Problem statement | Return the data below in full, exactly as it stands.
*** Opening of Data shown ***
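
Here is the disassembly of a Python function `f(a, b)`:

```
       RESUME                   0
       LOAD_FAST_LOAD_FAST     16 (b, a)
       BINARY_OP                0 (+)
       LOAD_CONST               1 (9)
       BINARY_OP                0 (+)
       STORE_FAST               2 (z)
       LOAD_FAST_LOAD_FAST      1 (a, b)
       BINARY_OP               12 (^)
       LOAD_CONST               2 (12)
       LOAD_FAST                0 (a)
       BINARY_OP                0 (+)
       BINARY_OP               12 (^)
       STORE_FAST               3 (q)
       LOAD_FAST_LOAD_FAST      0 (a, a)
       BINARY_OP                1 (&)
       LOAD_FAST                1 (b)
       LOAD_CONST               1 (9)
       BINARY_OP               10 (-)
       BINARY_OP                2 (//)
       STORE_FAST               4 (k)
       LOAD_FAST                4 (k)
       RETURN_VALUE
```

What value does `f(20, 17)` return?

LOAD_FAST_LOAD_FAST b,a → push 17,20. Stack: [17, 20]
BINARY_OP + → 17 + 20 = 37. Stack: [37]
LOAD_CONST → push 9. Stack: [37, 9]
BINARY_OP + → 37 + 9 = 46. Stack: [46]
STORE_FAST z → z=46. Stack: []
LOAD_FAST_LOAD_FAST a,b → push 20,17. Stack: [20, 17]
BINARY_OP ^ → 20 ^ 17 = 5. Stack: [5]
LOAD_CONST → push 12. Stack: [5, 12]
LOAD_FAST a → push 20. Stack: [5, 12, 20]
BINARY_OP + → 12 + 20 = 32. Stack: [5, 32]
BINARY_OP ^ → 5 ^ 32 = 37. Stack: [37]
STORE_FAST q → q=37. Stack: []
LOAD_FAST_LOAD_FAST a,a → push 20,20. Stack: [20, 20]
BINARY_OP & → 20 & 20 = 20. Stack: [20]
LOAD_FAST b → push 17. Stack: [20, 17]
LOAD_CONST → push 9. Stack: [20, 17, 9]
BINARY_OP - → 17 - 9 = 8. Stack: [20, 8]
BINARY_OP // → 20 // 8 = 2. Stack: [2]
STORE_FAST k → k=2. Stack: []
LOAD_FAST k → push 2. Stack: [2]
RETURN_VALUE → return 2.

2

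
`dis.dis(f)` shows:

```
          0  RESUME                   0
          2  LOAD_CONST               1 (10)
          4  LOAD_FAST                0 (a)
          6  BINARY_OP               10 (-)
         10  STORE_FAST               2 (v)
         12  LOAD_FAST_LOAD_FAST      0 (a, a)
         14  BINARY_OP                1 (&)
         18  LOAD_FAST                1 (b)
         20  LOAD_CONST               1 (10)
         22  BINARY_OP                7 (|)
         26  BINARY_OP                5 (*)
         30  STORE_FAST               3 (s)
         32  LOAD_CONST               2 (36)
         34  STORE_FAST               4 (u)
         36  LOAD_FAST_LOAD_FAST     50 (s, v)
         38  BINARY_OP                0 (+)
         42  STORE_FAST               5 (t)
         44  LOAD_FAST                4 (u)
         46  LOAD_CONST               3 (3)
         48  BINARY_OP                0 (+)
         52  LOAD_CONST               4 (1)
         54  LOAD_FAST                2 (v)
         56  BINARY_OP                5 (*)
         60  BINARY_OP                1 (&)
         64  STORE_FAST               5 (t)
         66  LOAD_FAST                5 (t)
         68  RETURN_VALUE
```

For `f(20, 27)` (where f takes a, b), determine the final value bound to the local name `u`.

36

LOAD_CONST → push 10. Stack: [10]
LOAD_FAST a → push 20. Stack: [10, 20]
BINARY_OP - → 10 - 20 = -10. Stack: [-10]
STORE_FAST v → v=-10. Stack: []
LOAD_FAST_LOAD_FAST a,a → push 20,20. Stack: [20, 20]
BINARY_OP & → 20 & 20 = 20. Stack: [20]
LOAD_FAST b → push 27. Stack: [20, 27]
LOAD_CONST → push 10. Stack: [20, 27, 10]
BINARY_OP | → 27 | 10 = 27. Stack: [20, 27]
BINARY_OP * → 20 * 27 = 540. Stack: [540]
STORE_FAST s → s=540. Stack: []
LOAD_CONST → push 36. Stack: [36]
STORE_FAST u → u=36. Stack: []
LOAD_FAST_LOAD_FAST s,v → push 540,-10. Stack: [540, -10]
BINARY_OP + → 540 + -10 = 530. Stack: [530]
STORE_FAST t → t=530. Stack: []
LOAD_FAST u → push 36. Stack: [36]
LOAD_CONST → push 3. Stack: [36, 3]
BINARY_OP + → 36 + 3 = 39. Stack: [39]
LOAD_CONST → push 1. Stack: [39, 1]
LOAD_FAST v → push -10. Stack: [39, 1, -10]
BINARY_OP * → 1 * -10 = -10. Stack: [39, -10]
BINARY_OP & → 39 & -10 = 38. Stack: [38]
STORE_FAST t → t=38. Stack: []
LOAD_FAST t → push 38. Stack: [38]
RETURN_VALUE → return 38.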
*** Close of Data shown ***
Exercise answer |
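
Here is the disassembly of a Python function `f(a, b)`:

```
       RESUME                   0
       LOAD_FAST_LOAD_FAST     16 (b, a)
       BINARY_OP                0 (+)
       LOAD_CONST               1 (9)
       BINARY_OP                0 (+)
       STORE_FAST               2 (z)
       LOAD_FAST_LOAD_FAST      1 (a, b)
       BINARY_OP               12 (^)
       LOAD_CONST               2 (12)
       LOAD_FAST                0 (a)
       BINARY_OP                0 (+)
       BINARY_OP               12 (^)
       STORE_FAST               3 (q)
       LOAD_FAST_LOAD_FAST      0 (a, a)
       BINARY_OP                1 (&)
       LOAD_FAST                1 (b)
       LOAD_CONST               1 (9)
       BINARY_OP               10 (-)
       BINARY_OP                2 (//)
       STORE_FAST               4 (k)
       LOAD_FAST                4 (k)
       RETURN_VALUE
```

What value does `f(20, 17)` return?

LOAD_FAST_LOAD_FAST b,a → push 17,20. Stack: [17, 20]
BINARY_OP + → 17 + 20 = 37. Stack: [37]
LOAD_CONST → push 9. Stack: [37, 9]
BINARY_OP + → 37 + 9 = 46. Stack: [46]
STORE_FAST z → z=46. Stack: []
LOAD_FAST_LOAD_FAST a,b → push 20,17. Stack: [20, 17]
BINARY_OP ^ → 20 ^ 17 = 5. Stack: [5]
LOAD_CONST → push 12. Stack: [5, 12]
LOAD_FAST a → push 20. Stack: [5, 12, 20]
BINARY_OP + → 12 + 20 = 32. Stack: [5, 32]
BINARY_OP ^ → 5 ^ 32 = 37. Stack: [37]
STORE_FAST q → q=37. Stack: []
LOAD_FAST_LOAD_FAST a,a → push 20,20. Stack: [20, 20]
BINARY_OP & → 20 & 20 = 20. Stack: [20]
LOAD_FAST b → push 17. Stack: [20, 17]
LOAD_CONST → push 9. Stack: [20, 17, 9]
BINARY_OP - → 17 - 9 = 8. Stack: [20, 8]
BINARY_OP // → 20 // 8 = 2. Stack: [2]
STORE_FAST k → k=2. Stack: []
LOAD_FAST k → push 2. Stack: [2]
RETURN_VALUE → return 2.

2

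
`dis.dis(f)` shows:

```
          0  RESUME                   0
          2  LOAD_CONST               1 (10)
          4  LOAD_FAST                0 (a)
          6  BINARY_OP               10 (-)
         10  STORE_FAST               2 (v)
         12  LOAD_FAST_LOAD_FAST      0 (a, a)
         14  BINARY_OP                1 (&)
         18  LOAD_FAST                1 (b)
         20  LOAD_CONST               1 (10)
         22  BINARY_OP                7 (|)
         26  BINARY_OP                5 (*)
         30  STORE_FAST               3 (s)
         32  LOAD_CONST               2 (36)
         34  STORE_FAST               4 (u)
         36  LOAD_FAST_LOAD_FAST     50 (s, v)
         38  BINARY_OP                0 (+)
         42  STORE_FAST               5 (t)
         44  LOAD_FAST                4 (u)
         46  LOAD_CONST               3 (3)
         48  BINARY_OP                0 (+)
         52  LOAD_CONST               4 (1)
         54  LOAD_FAST                2 (v)
         56  BINARY_OP                5 (*)
         60  BINARY_OP                1 (&)
         64  STORE_FAST               5 (t)
         66  LOAD_FAST                5 (t)
         68  RETURN_VALUE
```

For `f(20, 27)` (where f takes a, b), determine the final value bound to the local name `u`.

36

LOAD_CONST → push 10. Stack: [10]
LOAD_FAST a → push 20. Stack: [10, 20]
BINARY_OP - → 10 - 20 = -10. Stack: [-10]
STORE_FAST v → v=-10. Stack: []
LOAD_FAST_LOAD_FAST a,a → push 20,20. Stack: [20, 20]
BINARY_OP & → 20 & 20 = 20. Stack: [20]
LOAD_FAST b → push 27. Stack: [20, 27]
LOAD_CONST → push 10. Stack: [20, 27, 10]
BINARY_OP | → 27 | 10 = 27. Stack: [20, 27]
BINARY_OP * → 20 * 27 = 540. Stack: [540]
STORE_FAST s → s=540. Stack: []
LOAD_CONST → push 36. Stack: [36]
STORE_FAST u → u=36. Stack: []
LOAD_FAST_LOAD_FAST s,v → push 540,-10. Stack: [540, -10]
BINARY_OP + → 540 + -10 = 530. Stack: [530]
STORE_FAST t → t=530. Stack: []
LOAD_FAST u → push 36. Stack: [36]
LOAD_CONST → push 3. Stack: [36, 3]
BINARY_OP + → 36 + 3 = 39. Stack: [39]
LOAD_CONST → push 1. Stack: [39, 1]
LOAD_FAST v → push -10. Stack: [39, 1, -10]
BINARY_OP * → 1 * -10 = -10. Stack: [39, -10]
BINARY_OP & → 39 & -10 = 38. Stack: [38]
STORE_FAST t → t=38. Stack: []
LOAD_FAST t → push 38. Stack: [38]
RETURN_VALUE → return 38.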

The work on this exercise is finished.